▶ [What the exercise asks] Search the entries below for "Boolean". Report each line where it occurs.

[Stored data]
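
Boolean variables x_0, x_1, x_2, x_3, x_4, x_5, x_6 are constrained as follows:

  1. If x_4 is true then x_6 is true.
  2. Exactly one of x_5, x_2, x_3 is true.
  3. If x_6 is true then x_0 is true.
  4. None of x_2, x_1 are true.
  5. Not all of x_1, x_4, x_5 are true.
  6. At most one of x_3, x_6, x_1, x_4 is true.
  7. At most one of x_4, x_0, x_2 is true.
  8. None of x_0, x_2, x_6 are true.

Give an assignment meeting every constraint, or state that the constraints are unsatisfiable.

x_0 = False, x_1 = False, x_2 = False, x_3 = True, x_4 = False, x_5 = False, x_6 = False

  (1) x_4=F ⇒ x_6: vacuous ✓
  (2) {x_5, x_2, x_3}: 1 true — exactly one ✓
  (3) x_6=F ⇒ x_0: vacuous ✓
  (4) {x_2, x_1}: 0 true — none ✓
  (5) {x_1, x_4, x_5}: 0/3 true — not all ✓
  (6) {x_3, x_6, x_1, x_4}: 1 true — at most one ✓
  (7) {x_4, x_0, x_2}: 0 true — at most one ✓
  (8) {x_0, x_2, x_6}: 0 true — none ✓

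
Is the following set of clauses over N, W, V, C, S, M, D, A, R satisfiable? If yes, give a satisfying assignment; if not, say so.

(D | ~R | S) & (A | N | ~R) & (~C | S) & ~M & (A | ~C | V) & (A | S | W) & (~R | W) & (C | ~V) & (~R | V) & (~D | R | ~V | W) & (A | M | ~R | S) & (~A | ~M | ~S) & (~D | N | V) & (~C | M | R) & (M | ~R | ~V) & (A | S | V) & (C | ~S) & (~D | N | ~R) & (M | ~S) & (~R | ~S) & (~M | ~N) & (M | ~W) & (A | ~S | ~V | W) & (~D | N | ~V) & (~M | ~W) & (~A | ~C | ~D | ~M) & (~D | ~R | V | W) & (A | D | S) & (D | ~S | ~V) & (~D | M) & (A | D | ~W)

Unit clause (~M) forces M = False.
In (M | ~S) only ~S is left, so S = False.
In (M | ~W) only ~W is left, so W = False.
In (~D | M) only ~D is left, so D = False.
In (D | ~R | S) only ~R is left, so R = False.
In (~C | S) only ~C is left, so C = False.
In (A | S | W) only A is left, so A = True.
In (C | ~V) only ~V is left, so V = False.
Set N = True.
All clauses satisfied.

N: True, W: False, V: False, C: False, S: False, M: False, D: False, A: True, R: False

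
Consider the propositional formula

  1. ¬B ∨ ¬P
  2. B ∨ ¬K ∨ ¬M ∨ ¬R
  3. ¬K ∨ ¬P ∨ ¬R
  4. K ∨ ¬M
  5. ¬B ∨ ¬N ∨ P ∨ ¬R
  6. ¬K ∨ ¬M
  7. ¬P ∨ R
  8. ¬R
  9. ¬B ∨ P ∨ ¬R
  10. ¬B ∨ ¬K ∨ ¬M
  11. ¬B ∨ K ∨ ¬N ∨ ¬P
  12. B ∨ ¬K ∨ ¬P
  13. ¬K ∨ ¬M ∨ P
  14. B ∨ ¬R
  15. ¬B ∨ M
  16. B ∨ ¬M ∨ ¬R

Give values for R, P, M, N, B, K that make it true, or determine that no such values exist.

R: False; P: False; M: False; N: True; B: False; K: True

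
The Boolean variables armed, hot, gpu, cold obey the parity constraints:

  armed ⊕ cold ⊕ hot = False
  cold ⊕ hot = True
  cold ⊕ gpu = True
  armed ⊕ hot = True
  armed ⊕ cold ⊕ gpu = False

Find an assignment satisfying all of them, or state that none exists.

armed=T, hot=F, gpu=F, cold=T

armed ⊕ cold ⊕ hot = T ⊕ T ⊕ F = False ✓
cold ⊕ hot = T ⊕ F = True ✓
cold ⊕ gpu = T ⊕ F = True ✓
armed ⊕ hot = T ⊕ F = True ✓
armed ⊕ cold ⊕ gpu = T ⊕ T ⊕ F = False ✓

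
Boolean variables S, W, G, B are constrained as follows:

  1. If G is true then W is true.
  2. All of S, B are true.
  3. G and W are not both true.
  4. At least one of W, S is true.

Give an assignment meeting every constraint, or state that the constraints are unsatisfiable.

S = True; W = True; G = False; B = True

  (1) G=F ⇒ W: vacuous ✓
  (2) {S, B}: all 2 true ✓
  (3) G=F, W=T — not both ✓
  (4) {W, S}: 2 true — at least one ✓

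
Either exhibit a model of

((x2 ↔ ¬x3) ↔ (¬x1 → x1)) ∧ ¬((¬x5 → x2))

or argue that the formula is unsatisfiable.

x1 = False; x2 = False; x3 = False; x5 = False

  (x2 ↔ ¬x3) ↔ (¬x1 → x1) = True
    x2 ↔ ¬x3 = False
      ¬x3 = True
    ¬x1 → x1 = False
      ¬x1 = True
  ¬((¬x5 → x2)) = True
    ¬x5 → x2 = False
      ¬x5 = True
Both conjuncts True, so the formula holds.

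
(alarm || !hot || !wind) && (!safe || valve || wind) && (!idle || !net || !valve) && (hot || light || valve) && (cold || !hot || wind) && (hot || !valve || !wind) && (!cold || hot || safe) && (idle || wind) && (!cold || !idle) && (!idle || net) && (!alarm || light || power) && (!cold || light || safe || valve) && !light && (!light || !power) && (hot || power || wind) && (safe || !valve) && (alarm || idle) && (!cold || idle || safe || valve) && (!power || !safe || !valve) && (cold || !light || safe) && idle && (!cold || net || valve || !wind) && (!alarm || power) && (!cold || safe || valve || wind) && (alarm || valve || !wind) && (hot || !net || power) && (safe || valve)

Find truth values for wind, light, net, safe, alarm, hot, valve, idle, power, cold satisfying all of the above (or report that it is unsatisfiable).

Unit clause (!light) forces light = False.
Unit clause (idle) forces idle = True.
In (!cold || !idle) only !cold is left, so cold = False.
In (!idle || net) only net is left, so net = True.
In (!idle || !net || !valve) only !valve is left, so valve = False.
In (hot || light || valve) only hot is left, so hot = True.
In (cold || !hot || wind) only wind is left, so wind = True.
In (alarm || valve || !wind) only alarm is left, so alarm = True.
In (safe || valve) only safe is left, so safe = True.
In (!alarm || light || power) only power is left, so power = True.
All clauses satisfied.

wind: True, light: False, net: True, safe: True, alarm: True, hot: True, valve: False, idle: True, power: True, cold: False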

--

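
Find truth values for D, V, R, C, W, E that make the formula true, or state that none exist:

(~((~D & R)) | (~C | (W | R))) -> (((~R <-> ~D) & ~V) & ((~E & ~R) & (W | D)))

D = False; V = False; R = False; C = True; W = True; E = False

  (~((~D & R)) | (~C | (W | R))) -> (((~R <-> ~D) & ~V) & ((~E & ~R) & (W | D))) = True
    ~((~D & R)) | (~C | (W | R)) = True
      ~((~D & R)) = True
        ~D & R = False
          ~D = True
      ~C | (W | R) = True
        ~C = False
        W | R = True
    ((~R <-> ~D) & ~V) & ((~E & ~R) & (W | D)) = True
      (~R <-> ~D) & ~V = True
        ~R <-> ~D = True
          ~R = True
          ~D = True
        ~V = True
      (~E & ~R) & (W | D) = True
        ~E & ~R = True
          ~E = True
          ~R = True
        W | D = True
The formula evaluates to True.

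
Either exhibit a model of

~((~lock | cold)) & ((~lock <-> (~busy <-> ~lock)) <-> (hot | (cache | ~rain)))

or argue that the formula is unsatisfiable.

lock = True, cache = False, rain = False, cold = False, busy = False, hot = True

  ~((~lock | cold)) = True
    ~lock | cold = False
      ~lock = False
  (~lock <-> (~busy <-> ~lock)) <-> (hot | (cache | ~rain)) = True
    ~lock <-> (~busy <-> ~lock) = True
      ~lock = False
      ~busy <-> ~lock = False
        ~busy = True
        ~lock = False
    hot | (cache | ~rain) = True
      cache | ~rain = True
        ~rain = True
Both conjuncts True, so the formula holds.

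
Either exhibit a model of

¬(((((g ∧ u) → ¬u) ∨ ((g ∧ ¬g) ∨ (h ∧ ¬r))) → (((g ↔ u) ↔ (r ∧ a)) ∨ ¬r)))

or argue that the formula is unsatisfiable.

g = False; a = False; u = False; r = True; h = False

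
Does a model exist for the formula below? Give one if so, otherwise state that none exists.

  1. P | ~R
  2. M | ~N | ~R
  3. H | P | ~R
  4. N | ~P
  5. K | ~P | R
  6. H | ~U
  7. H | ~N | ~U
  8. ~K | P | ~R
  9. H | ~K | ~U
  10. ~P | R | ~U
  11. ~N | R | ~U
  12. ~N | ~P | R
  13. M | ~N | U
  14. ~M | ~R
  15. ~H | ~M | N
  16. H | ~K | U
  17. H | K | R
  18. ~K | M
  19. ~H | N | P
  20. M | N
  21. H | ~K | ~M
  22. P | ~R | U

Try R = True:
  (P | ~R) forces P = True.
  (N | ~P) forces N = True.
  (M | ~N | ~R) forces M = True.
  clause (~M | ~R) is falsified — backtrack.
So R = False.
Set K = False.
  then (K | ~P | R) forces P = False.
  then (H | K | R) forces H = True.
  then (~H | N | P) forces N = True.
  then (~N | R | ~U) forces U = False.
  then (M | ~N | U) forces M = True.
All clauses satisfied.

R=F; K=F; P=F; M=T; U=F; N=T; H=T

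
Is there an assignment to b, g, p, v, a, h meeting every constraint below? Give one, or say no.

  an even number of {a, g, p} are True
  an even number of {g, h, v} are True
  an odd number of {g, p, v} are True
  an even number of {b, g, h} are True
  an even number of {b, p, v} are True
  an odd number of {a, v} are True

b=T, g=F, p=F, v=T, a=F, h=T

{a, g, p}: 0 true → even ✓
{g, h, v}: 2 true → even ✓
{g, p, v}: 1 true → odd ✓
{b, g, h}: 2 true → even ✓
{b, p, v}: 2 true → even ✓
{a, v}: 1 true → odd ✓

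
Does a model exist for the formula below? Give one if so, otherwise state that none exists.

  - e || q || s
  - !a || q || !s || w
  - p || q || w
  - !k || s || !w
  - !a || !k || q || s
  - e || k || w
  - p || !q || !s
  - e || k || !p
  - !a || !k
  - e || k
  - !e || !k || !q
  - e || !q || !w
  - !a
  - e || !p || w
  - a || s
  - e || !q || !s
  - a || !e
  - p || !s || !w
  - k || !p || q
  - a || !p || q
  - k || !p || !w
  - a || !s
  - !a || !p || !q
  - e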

▶ [Expected output]
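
Boolean variables x_0, x_1, x_2, x_3, x_4, x_5, x_6 are constrained as follows:
The Boolean variables armed, hot, gpu, cold obey the parity constraints:
Boolean variables S, W, G, B are constrained as follows: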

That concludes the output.